**** RECORDS FOR THIS TASK

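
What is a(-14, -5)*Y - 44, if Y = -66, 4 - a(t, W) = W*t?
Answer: 4312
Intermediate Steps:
a(t, W) = 4 - W*t
a(-14, -5)*Y - 44 = (4 - 1*(-5)*(-14))*(-66) - 44 = (4 - 70)*(-66) - 44 = -66*(-66) - 44 = 4356 - 44 = 4312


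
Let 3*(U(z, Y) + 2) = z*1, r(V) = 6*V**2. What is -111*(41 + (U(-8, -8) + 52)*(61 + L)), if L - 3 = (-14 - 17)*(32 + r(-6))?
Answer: 40051945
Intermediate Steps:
U(z, Y) = -2 + z/3 (U(z, Y) = -2 + (z*1)/3 = -2 + z/3)
L = -7685 (L = 3 + (-14 - 17)*(32 + 6*(-6)**2) = 3 - 31*(32 + 6*36) = 3 - 31*(32 + 216) = 3 - 31*248 = 3 - 7688 = -7685)
-111*(41 + (U(-8, -8) + 52)*(61 + L)) = -111*(41 + ((-2 + (1/3)*(-8)) + 52)*(61 - 7685)) = -111*(41 + ((-2 - 8/3) + 52)*(-7624)) = -111*(41 + (-14/3 + 52)*(-7624)) = -111*(41 + (142/3)*(-7624)) = -111*(41 - 1082608/3) = -111*(-1082485/3) = 40051945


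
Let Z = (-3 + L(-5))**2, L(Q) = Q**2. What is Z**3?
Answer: 113379904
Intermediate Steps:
Z = 484 (Z = (-3 + (-5)**2)**2 = (-3 + 25)**2 = 22**2 = 484)
Z**3 = 484**3 = 113379904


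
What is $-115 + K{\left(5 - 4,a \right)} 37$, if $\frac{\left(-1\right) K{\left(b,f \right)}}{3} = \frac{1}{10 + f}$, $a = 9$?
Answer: $- \frac{2296}{19} \approx -120.84$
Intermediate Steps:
$K{\left(b,f \right)} = - \frac{3}{10 + f}$
$-115 + K{\left(5 - 4,a \right)} 37 = -115 + - \frac{3}{10 + 9} \cdot 37 = -115 + - \frac{3}{19} \cdot 37 = -115 + \left(-3\right) \frac{1}{19} \cdot 37 = -115 - \frac{111}{19} = - \frac{2296}{19}$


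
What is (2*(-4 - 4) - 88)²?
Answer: 10816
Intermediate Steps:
(2*(-4 - 4) - 88)² = (2*(-8) - 88)² = (-16 - 88)² = (-104)² = 10816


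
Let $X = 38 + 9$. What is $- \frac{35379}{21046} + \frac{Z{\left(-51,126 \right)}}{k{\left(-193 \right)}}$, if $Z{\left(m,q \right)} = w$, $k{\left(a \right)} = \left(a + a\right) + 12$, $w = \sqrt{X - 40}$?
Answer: $- \frac{35379}{21046} - \frac{\sqrt{7}}{374} \approx -1.6881$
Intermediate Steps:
$X = 47$
$w = \sqrt{7}$ ($w = \sqrt{47 - 40} = \sqrt{7} \approx 2.6458$)
$k{\left(a \right)} = 12 + 2 a$ ($k{\left(a \right)} = 2 a + 12 = 12 + 2 a$)
$Z{\left(m,q \right)} = \sqrt{7}$
$- \frac{35379}{21046} + \frac{Z{\left(-51,126 \right)}}{k{\left(-193 \right)}} = - \frac{35379}{21046} + \frac{\sqrt{7}}{12 + 2 \left(-193\right)} = \left(-35379\right) \frac{1}{21046} + \frac{\sqrt{7}}{12 - 386} = - \frac{35379}{21046} + \frac{\sqrt{7}}{-374} = - \frac{35379}{21046} + \sqrt{7} \left(- \frac{1}{374}\right) = - \frac{35379}{21046} - \frac{\sqrt{7}}{374}$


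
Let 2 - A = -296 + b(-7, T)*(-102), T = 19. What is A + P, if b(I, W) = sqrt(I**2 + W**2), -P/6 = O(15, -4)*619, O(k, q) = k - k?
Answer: 298 + 102*sqrt(410) ≈ 2363.3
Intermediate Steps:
O(k, q) = 0
P = 0 (P = -0*619 = -6*0 = 0)
A = 298 + 102*sqrt(410) (A = 2 - (-296 + sqrt((-7)**2 + 19**2)*(-102)) = 2 - (-296 + sqrt(49 + 361)*(-102)) = 2 - (-296 + sqrt(410)*(-102)) = 2 - (-296 - 102*sqrt(410)) = 2 + (296 + 102*sqrt(410)) = 298 + 102*sqrt(410) ≈ 2363.3)
A + P = (298 + 102*sqrt(410)) + 0 = 298 + 102*sqrt(410)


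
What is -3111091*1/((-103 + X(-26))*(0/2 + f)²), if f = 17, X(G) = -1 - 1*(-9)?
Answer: 3111091/27455 ≈ 113.32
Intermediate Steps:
X(G) = 8 (X(G) = -1 + 9 = 8)
-3111091*1/((-103 + X(-26))*(0/2 + f)²) = -3111091*1/((-103 + 8)*(0/2 + 17)²) = -3111091*(-1/(95*(0*(½) + 17)²)) = -3111091*(-1/(95*(0 + 17)²)) = -3111091/(17²*(-95)) = -3111091/(289*(-95)) = -3111091/(-27455) = -3111091*(-1/27455) = 3111091/27455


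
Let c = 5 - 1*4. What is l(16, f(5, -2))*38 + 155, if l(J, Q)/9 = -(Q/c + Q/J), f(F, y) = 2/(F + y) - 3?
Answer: 8023/8 ≈ 1002.9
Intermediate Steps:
f(F, y) = -3 + 2/(F + y)
c = 1 (c = 5 - 4 = 1)
l(J, Q) = -9*Q - 9*Q/J (l(J, Q) = 9*(-(Q/1 + Q/J)) = 9*(-(Q*1 + Q/J)) = 9*(-(Q + Q/J)) = 9*(-Q - Q/J) = -9*Q - 9*Q/J)
l(16, f(5, -2))*38 + 155 = -9*(2 - 3*5 - 3*(-2))/(5 - 2)*(1 + 16)/16*38 + 155 = -9*(2 - 15 + 6)/3*1/16*17*38 + 155 = -9*(1/3)*(-7)*1/16*17*38 + 155 = -9*(-7/3)*1/16*17*38 + 155 = (357/16)*38 + 155 = 6783/8 + 155 = 8023/8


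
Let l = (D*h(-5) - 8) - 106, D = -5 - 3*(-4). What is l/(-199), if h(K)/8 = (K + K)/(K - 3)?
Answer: 44/199 ≈ 0.22111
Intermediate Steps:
h(K) = 16*K/(-3 + K) (h(K) = 8*((K + K)/(K - 3)) = 8*((2*K)/(-3 + K)) = 8*(2*K/(-3 + K)) = 16*K/(-3 + K))
D = 7 (D = -5 + 12 = 7)
l = -44 (l = (7*(16*(-5)/(-3 - 5)) - 8) - 106 = (7*(16*(-5)/(-8)) - 8) - 106 = (7*(16*(-5)*(-1/8)) - 8) - 106 = (7*10 - 8) - 106 = (70 - 8) - 106 = 62 - 106 = -44)
l/(-199) = -44/(-199) = -44*(-1/199) = 44/199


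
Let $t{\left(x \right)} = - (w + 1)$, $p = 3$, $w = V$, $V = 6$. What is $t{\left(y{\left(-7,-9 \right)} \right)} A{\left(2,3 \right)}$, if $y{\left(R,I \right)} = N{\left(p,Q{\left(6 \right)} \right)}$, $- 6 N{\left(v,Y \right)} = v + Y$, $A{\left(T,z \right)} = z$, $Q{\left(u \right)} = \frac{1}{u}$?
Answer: $-21$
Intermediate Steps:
$w = 6$
$N{\left(v,Y \right)} = - \frac{Y}{6} - \frac{v}{6}$ ($N{\left(v,Y \right)} = - \frac{v + Y}{6} = - \frac{Y + v}{6} = - \frac{Y}{6} - \frac{v}{6}$)
$y{\left(R,I \right)} = - \frac{19}{36}$ ($y{\left(R,I \right)} = - \frac{1}{6 \cdot 6} - \frac{1}{2} = \left(- \frac{1}{6}\right) \frac{1}{6} - \frac{1}{2} = - \frac{1}{36} - \frac{1}{2} = - \frac{19}{36}$)
$t{\left(x \right)} = -7$ ($t{\left(x \right)} = - (6 + 1) = \left(-1\right) 7 = -7$)
$t{\left(y{\left(-7,-9 \right)} \right)} A{\left(2,3 \right)} = \left(-7\right) 3 = -21$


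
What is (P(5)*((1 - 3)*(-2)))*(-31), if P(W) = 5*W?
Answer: -3100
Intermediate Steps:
(P(5)*((1 - 3)*(-2)))*(-31) = ((5*5)*((1 - 3)*(-2)))*(-31) = (25*(-2*(-2)))*(-31) = (25*4)*(-31) = 100*(-31) = -3100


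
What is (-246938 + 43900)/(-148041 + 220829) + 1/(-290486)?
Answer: -7372471157/2642986871 ≈ -2.7894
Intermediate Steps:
(-246938 + 43900)/(-148041 + 220829) + 1/(-290486) = -203038/72788 - 1/290486 = -203038*1/72788 - 1/290486 = -101519/36394 - 1/290486 = -7372471157/2642986871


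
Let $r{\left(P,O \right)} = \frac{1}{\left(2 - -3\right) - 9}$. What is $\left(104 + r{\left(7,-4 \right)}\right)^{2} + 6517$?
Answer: $\frac{276497}{16} \approx 17281.0$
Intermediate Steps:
$r{\left(P,O \right)} = - \frac{1}{4}$ ($r{\left(P,O \right)} = \frac{1}{\left(2 + 3\right) - 9} = \frac{1}{5 - 9} = \frac{1}{-4} = - \frac{1}{4}$)
$\left(104 + r{\left(7,-4 \right)}\right)^{2} + 6517 = \left(104 - \frac{1}{4}\right)^{2} + 6517 = \left(\frac{415}{4}\right)^{2} + 6517 = \frac{172225}{16} + 6517 = \frac{276497}{16}$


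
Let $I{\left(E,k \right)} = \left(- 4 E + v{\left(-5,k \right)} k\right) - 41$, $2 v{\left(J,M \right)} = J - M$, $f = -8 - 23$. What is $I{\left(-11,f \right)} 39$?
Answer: $-15600$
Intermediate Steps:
$f = -31$ ($f = -8 - 23 = -31$)
$v{\left(J,M \right)} = \frac{J}{2} - \frac{M}{2}$ ($v{\left(J,M \right)} = \frac{J - M}{2} = \frac{J}{2} - \frac{M}{2}$)
$I{\left(E,k \right)} = -41 - 4 E + k \left(- \frac{5}{2} - \frac{k}{2}\right)$ ($I{\left(E,k \right)} = \left(- 4 E + \left(\frac{1}{2} \left(-5\right) - \frac{k}{2}\right) k\right) - 41 = \left(- 4 E + \left(- \frac{5}{2} - \frac{k}{2}\right) k\right) - 41 = \left(- 4 E + k \left(- \frac{5}{2} - \frac{k}{2}\right)\right) - 41 = -41 - 4 E + k \left(- \frac{5}{2} - \frac{k}{2}\right)$)
$I{\left(-11,f \right)} 39 = \left(-41 - -44 - - \frac{31 \left(5 - 31\right)}{2}\right) 39 = \left(-41 + 44 - \left(- \frac{31}{2}\right) \left(-26\right)\right) 39 = \left(-41 + 44 - 403\right) 39 = \left(-400\right) 39 = -15600$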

********

### WORK REQUIRED:
Please make an exact copy of the lines from the one holding "What is (P(5)*((1" through the final line of the records above, nothing more.

### SOLUTION BELOW:
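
What is (P(5)*((1 - 3)*(-2)))*(-31), if P(W) = 5*W?
Answer: -3100
Intermediate Steps:
(P(5)*((1 - 3)*(-2)))*(-31) = ((5*5)*((1 - 3)*(-2)))*(-31) = (25*(-2*(-2)))*(-31) = (25*4)*(-31) = 100*(-31) = -3100


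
What is (-246938 + 43900)/(-148041 + 220829) + 1/(-290486)?
Answer: -7372471157/2642986871 ≈ -2.7894
Intermediate Steps:
(-246938 + 43900)/(-148041 + 220829) + 1/(-290486) = -203038/72788 - 1/290486 = -203038*1/72788 - 1/290486 = -101519/36394 - 1/290486 = -7372471157/2642986871


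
Let $r{\left(P,O \right)} = \frac{1}{\left(2 - -3\right) - 9}$. What is $\left(104 + r{\left(7,-4 \right)}\right)^{2} + 6517$?
Answer: $\frac{276497}{16} \approx 17281.0$
Intermediate Steps:
$r{\left(P,O \right)} = - \frac{1}{4}$ ($r{\left(P,O \right)} = \frac{1}{\left(2 + 3\right) - 9} = \frac{1}{5 - 9} = \frac{1}{-4} = - \frac{1}{4}$)
$\left(104 + r{\left(7,-4 \right)}\right)^{2} + 6517 = \left(104 - \frac{1}{4}\right)^{2} + 6517 = \left(\frac{415}{4}\right)^{2} + 6517 = \frac{172225}{16} + 6517 = \frac{276497}{16}$


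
Let $I{\left(E,k \right)} = \left(- 4 E + v{\left(-5,k \right)} k\right) - 41$, $2 v{\left(J,M \right)} = J - M$, $f = -8 - 23$. What is $I{\left(-11,f \right)} 39$?
Answer: $-15600$
Intermediate Steps:
$f = -31$ ($f = -8 - 23 = -31$)
$v{\left(J,M \right)} = \frac{J}{2} - \frac{M}{2}$ ($v{\left(J,M \right)} = \frac{J - M}{2} = \frac{J}{2} - \frac{M}{2}$)
$I{\left(E,k \right)} = -41 - 4 E + k \left(- \frac{5}{2} - \frac{k}{2}\right)$ ($I{\left(E,k \right)} = \left(- 4 E + \left(\frac{1}{2} \left(-5\right) - \frac{k}{2}\right) k\right) - 41 = \left(- 4 E + \left(- \frac{5}{2} - \frac{k}{2}\right) k\right) - 41 = \left(- 4 E + k \left(- \frac{5}{2} - \frac{k}{2}\right)\right) - 41 = -41 - 4 E + k \left(- \frac{5}{2} - \frac{k}{2}\right)$)
$I{\left(-11,f \right)} 39 = \left(-41 - -44 - - \frac{31 \left(5 - 31\right)}{2}\right) 39 = \left(-41 + 44 - \left(- \frac{31}{2}\right) \left(-26\right)\right) 39 = \left(-41 + 44 - 403\right) 39 = \left(-400\right) 39 = -15600$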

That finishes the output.